Problem requirements - Lines outside the range are not wanted. Give again exactly the lines between the line holding "f(b) = -1.63*b^4" and the line holding "(x^3 - 7*x^2", inclusive, from the listing below.
---------------
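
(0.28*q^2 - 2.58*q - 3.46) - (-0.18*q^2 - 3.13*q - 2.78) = 0.46*q^2 + 0.55*q - 0.68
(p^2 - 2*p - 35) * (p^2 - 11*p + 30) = p^4 - 13*p^3 + 17*p^2 + 325*p - 1050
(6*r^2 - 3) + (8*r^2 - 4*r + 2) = 14*r^2 - 4*r - 1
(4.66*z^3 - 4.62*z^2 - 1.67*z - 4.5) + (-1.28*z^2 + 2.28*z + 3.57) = 4.66*z^3 - 5.9*z^2 + 0.61*z - 0.93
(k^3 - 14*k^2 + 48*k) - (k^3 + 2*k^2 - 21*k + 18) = -16*k^2 + 69*k - 18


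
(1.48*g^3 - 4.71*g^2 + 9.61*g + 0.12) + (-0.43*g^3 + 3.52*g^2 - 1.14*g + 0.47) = 1.05*g^3 - 1.19*g^2 + 8.47*g + 0.59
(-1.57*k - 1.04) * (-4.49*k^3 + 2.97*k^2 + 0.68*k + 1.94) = 7.0493*k^4 + 0.00669999999999948*k^3 - 4.1564*k^2 - 3.753*k - 2.0176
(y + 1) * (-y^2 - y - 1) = -y^3 - 2*y^2 - 2*y - 1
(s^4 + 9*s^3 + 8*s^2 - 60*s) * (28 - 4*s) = -4*s^5 - 8*s^4 + 220*s^3 + 464*s^2 - 1680*s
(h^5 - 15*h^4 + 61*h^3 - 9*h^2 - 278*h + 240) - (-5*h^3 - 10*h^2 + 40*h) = h^5 - 15*h^4 + 66*h^3 + h^2 - 318*h + 240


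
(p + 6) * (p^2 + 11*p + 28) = p^3 + 17*p^2 + 94*p + 168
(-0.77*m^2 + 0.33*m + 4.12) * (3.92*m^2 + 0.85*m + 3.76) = -3.0184*m^4 + 0.6391*m^3 + 13.5357*m^2 + 4.7428*m + 15.4912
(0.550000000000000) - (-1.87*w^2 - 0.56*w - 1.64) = 1.87*w^2 + 0.56*w + 2.19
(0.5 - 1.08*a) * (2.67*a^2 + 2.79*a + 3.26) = -2.8836*a^3 - 1.6782*a^2 - 2.1258*a + 1.63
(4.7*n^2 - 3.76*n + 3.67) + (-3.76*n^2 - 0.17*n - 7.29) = 0.94*n^2 - 3.93*n - 3.62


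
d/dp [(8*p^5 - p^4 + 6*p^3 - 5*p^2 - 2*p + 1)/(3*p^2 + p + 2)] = (72*p^6 + 26*p^5 + 95*p^4 + 4*p^3 + 37*p^2 - 26*p - 5)/(9*p^4 + 6*p^3 + 13*p^2 + 4*p + 4)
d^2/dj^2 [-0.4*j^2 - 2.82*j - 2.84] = -0.800000000000000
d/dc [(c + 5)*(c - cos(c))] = c + (c + 5)*(sin(c) + 1) - cos(c)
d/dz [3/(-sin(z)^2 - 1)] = 12*sin(2*z)/(3 - cos(2*z))^2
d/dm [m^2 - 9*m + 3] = 2*m - 9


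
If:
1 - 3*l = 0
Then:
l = 1/3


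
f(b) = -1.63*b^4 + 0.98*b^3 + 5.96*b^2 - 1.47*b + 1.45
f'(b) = -6.52*b^3 + 2.94*b^2 + 11.92*b - 1.47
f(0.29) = 1.54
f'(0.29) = 2.08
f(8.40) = -7124.81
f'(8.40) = -3558.33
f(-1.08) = 6.54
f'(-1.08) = -2.70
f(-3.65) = -250.74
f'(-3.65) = 311.24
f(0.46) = 2.06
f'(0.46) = 4.00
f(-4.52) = -641.00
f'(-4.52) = 606.81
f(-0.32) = 2.48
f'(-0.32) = -4.77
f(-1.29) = 6.65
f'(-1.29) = 2.04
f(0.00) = 1.45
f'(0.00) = -1.47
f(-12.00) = -34615.79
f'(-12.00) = 11545.41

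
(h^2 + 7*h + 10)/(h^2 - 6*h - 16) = (h + 5)/(h - 8)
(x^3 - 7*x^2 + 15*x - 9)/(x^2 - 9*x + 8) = (x^2 - 6*x + 9)/(x - 8)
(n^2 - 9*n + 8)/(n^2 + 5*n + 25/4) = 4*(n^2 - 9*n + 8)/(4*n^2 + 20*n + 25)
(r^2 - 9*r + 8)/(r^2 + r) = (r^2 - 9*r + 8)/(r*(r + 1))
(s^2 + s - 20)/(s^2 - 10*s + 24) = (s + 5)/(s - 6)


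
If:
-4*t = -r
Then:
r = 4*t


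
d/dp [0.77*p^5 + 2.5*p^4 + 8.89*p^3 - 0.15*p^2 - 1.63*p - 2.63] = 3.85*p^4 + 10.0*p^3 + 26.67*p^2 - 0.3*p - 1.63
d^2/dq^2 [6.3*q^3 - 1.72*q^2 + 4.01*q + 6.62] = 37.8*q - 3.44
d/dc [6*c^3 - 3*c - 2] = 18*c^2 - 3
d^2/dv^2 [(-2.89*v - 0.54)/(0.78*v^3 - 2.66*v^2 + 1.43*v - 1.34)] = (-10.549656*v^5 + 32.0346*v^4 - 16.523684*v^3 - 62.786376*v^2 + 70.74456*v - 9.434576)/(0.474552*v^9 - 4.855032*v^8 + 19.16694*v^7 - 39.068648*v^6 + 51.820782*v^5 - 53.73003*v^4 + 37.708463*v^3 - 22.549386*v^2 + 7.703124*v - 2.406104)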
---------------
Output below -
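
f(b) = -1.63*b^4 + 0.98*b^3 + 5.96*b^2 - 1.47*b + 1.45
f'(b) = -6.52*b^3 + 2.94*b^2 + 11.92*b - 1.47
f(0.29) = 1.54
f'(0.29) = 2.08
f(8.40) = -7124.81
f'(8.40) = -3558.33
f(-1.08) = 6.54
f'(-1.08) = -2.70
f(-3.65) = -250.74
f'(-3.65) = 311.24
f(0.46) = 2.06
f'(0.46) = 4.00
f(-4.52) = -641.00
f'(-4.52) = 606.81
f(-0.32) = 2.48
f'(-0.32) = -4.77
f(-1.29) = 6.65
f'(-1.29) = 2.04
f(0.00) = 1.45
f'(0.00) = -1.47
f(-12.00) = -34615.79
f'(-12.00) = 11545.41

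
(h^2 + 7*h + 10)/(h^2 - 6*h - 16) = (h + 5)/(h - 8)
(x^3 - 7*x^2 + 15*x - 9)/(x^2 - 9*x + 8) = (x^2 - 6*x + 9)/(x - 8)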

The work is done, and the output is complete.